[Exercise requirements] Would you tally how many lines in the records include the word "gives"? Reply with the number only.

[Data entries]

========================================================================

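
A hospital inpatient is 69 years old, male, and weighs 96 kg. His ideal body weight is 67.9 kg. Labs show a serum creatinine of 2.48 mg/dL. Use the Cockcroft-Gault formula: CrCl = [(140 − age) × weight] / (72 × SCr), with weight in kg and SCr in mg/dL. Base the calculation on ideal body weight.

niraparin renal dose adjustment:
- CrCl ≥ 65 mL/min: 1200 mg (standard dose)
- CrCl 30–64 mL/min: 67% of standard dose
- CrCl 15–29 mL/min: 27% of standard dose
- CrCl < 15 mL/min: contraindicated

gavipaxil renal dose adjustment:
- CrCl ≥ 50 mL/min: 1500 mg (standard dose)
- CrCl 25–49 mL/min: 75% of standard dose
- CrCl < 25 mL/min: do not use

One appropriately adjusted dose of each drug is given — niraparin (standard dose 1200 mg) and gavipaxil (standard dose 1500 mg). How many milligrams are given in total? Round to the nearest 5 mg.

1450 mg

CrCl = (140 − 69) × 67.9 / (72 × 2.48) = 4820.9 / 178.56 ≈ 27.0 mL/min
CrCl ≈ 27 mL/min.
niraparin: 15–29 mL/min → 27% of 1200 mg = 324 mg.
gavipaxil: 25–49 mL/min → 75% of 1500 mg = 1125 mg.
Total = 324 + 1125 = 1449 mg.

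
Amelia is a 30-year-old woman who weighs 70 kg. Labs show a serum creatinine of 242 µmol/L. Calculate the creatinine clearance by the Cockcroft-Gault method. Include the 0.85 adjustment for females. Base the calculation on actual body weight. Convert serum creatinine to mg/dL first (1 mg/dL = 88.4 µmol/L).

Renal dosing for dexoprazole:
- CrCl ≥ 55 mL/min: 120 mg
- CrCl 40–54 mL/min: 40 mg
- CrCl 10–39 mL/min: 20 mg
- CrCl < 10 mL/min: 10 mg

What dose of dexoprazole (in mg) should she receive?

20 mg

SCr = 242 / 88.4 = 2.738 mg/dL
CrCl = (140 − 30) × 70 / (72 × 2.738) × 0.85 = 7700.0 / 197.14 × 0.85 ≈ 33.2 mL/min
CrCl ≈ 33 mL/min → bracket 10–39 mL/min.
Dose for this bracket: 20 mg.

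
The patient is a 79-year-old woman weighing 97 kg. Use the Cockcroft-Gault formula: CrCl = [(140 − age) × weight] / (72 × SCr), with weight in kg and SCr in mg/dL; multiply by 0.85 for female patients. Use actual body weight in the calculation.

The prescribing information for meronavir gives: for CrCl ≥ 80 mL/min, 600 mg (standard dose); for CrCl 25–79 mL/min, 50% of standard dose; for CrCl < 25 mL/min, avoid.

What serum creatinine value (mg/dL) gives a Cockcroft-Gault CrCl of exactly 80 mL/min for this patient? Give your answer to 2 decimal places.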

========================================================================

[Written reply] 2